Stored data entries
-*-

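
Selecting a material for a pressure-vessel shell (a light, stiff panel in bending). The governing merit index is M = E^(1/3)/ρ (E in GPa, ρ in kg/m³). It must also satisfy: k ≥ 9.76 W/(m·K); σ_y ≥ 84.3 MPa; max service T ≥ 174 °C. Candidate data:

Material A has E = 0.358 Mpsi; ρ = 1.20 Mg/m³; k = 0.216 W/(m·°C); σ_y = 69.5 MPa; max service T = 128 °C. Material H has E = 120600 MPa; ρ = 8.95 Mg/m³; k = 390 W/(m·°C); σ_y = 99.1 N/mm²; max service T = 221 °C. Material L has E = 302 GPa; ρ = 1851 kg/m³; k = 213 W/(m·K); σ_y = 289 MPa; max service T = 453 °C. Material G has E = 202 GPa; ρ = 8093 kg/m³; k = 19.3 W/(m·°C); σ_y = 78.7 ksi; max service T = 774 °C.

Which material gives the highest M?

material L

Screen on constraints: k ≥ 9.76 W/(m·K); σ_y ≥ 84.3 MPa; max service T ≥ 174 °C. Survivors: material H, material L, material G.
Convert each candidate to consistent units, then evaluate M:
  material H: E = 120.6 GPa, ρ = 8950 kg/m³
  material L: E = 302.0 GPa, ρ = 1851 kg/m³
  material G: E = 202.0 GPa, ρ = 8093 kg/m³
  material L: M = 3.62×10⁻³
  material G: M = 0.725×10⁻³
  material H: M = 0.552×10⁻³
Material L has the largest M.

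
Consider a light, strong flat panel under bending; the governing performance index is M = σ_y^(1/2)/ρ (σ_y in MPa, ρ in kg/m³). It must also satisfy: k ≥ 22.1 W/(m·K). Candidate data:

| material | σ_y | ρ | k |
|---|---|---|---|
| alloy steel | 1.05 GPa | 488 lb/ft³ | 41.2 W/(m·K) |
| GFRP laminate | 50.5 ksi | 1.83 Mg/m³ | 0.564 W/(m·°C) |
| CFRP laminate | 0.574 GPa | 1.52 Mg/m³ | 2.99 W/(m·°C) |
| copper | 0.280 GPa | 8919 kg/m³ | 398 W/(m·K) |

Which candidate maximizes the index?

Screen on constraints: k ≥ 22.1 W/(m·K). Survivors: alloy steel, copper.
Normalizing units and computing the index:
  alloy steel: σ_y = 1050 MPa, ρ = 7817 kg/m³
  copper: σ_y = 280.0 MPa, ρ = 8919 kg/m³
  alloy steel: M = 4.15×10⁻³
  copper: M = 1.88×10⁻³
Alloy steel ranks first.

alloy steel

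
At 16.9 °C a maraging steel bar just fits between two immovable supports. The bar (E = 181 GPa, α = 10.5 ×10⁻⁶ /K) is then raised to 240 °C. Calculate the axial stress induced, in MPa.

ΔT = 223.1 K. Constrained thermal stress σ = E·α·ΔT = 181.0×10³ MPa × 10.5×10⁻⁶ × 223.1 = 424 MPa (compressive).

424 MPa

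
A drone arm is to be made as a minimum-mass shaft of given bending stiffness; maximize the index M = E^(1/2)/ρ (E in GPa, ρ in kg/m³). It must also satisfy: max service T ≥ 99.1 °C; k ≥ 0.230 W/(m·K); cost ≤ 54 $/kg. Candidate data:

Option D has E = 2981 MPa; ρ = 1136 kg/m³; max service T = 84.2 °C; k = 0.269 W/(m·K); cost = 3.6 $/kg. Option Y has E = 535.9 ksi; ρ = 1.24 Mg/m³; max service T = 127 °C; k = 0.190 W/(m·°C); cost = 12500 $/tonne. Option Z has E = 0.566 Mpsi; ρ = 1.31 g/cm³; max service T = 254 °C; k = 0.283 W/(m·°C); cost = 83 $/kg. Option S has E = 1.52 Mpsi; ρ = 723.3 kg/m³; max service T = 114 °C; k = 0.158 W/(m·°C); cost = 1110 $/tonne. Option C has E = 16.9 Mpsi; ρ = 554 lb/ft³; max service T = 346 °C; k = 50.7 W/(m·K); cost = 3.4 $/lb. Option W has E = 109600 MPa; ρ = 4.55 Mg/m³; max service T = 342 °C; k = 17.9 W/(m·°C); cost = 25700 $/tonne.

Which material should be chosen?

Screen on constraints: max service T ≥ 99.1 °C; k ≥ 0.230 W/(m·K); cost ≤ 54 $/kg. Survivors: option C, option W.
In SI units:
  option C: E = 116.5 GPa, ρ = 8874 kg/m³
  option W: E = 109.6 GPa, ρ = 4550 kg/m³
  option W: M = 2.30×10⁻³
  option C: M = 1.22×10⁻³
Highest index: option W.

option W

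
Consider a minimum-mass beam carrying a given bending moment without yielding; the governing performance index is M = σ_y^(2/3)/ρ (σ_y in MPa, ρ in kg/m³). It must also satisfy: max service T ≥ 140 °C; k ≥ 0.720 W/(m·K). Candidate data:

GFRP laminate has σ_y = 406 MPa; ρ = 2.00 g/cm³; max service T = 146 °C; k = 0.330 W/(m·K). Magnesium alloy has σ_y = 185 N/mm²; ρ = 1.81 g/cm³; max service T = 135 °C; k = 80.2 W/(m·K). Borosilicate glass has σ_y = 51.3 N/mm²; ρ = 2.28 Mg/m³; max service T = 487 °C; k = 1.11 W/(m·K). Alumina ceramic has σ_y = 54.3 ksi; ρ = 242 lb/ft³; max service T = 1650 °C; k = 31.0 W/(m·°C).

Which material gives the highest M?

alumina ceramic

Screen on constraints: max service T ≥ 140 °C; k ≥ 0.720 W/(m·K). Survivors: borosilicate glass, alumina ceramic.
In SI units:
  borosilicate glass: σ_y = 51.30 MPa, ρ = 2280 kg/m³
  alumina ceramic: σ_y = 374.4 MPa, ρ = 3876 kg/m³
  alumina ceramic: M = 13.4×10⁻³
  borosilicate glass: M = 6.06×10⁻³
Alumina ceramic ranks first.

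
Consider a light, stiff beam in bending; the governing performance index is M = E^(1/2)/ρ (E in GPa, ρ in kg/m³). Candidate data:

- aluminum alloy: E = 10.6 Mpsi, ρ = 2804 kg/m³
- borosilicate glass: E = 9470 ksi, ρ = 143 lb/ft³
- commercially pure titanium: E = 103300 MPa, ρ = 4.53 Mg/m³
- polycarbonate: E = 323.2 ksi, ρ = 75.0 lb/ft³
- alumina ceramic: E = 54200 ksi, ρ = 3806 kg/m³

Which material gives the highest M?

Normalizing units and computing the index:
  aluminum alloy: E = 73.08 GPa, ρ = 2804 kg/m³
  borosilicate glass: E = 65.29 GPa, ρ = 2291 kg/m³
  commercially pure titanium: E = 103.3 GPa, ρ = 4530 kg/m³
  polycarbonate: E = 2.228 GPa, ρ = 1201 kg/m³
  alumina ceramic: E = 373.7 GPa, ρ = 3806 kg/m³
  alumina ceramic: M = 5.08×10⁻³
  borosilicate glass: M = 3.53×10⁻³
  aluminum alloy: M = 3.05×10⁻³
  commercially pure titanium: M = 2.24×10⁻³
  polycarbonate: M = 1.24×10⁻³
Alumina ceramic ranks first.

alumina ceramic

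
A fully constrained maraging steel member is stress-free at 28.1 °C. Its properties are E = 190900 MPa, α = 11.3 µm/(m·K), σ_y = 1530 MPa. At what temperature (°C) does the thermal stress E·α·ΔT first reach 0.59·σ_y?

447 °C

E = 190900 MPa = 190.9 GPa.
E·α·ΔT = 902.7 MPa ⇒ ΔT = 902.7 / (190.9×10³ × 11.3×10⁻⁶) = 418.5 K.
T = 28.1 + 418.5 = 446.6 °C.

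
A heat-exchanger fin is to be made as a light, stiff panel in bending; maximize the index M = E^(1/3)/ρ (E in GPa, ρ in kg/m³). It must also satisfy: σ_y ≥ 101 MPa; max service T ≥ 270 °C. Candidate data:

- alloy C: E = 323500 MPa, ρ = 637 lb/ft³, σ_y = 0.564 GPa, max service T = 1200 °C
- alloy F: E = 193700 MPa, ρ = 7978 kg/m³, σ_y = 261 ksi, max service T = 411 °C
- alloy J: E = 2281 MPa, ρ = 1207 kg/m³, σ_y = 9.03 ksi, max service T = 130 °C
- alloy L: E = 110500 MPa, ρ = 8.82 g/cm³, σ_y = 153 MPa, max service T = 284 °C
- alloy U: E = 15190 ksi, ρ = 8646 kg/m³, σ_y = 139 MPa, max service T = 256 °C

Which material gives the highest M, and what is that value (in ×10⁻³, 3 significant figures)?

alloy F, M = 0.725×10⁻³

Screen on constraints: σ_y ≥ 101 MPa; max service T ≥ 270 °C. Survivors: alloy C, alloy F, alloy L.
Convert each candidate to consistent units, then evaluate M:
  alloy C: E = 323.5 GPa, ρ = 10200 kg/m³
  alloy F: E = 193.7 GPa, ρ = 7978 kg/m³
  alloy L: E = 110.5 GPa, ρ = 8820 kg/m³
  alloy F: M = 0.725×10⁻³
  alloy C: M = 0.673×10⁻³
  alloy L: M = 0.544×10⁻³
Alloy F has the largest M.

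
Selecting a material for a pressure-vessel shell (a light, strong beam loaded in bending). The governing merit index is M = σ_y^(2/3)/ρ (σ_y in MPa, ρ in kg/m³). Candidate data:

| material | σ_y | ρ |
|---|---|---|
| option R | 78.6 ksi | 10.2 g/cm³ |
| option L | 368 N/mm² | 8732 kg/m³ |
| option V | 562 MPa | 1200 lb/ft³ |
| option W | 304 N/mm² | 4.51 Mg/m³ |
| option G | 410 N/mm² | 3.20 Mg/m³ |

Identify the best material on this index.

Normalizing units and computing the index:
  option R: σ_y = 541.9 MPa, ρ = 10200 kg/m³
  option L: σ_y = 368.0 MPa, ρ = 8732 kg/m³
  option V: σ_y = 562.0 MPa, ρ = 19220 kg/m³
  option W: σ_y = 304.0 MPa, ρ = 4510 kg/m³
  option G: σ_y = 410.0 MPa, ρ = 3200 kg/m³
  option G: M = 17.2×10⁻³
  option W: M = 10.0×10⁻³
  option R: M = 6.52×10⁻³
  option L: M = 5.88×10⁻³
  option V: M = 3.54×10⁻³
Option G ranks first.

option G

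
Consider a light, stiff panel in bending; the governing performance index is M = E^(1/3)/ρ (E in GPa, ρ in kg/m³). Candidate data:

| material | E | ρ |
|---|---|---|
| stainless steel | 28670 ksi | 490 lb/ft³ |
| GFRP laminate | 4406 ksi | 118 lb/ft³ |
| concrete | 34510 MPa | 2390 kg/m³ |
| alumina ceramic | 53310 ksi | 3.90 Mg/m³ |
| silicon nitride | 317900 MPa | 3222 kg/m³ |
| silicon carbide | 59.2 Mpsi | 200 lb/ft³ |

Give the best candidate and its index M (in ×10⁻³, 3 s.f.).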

-*-

**Exercise directions:**
Above are the entries; repeat their lines exactly, from the first through the one that contains "Material A has".

**Solution:**
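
Selecting a material for a pressure-vessel shell (a light, stiff panel in bending). The governing merit index is M = E^(1/3)/ρ (E in GPa, ρ in kg/m³). It must also satisfy: k ≥ 9.76 W/(m·K); σ_y ≥ 84.3 MPa; max service T ≥ 174 °C. Candidate data:

Material A has E = 0.358 Mpsi; ρ = 1.20 Mg/m³; k = 0.216 W/(m·°C); σ_y = 69.5 MPa; max service T = 128 °C. Material H has E = 120600 MPa; ρ = 8.95 Mg/m³; k = 390 W/(m·°C); σ_y = 99.1 N/mm²; max service T = 221 °C. Material L has E = 302 GPa; ρ = 1851 kg/m³; k = 213 W/(m·K); σ_y = 289 MPa; max service T = 453 °C. Material G has E = 202 GPa; ρ = 8093 kg/m³; k = 19.3 W/(m·°C); σ_y = 78.7 ksi; max service T = 774 °C.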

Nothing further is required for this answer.